Your instructions
Your task is to return the line containing "List the 4 smallest" and each line after it through the end of the entries, exactly, with no other lines.

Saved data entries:
::::
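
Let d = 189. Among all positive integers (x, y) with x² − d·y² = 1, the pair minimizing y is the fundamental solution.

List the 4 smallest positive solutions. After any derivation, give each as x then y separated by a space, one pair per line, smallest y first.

√189 → a₀=13, period (1,2,1,26); ℓ=4 even so k=3
i=0: a=13 ⇒ p=13, q=1
i=1: a=1 ⇒ p=14, q=1
i=2: a=2 ⇒ p=41, q=3
i=3: a=1 ⇒ p=55, q=4
fundamental: x₁=55, y₁=4  (since 3025 − 189·16 = 1)
(55+4√189)^2 = 6049 + 440√189
(55+4√189)^3 = 665335 + 48396√189
(55+4√189)^4 = 73180801 + 5323120√189

55 4
6049 440
665335 48396
73180801 5323120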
::::
Exercise solution
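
List the 4 smallest positive solutions. After any derivation, give each as x then y separated by a space, one pair per line, smallest y first.

√189 → a₀=13, period (1,2,1,26); ℓ=4 even so k=3
i=0: a=13 ⇒ p=13, q=1
i=1: a=1 ⇒ p=14, q=1
i=2: a=2 ⇒ p=41, q=3
i=3: a=1 ⇒ p=55, q=4
fundamental: x₁=55, y₁=4  (since 3025 − 189·16 = 1)
(55+4√189)^2 = 6049 + 440√189
(55+4√189)^3 = 665335 + 48396√189
(55+4√189)^4 = 73180801 + 5323120√189

55 4
6049 440
665335 48396
73180801 5323120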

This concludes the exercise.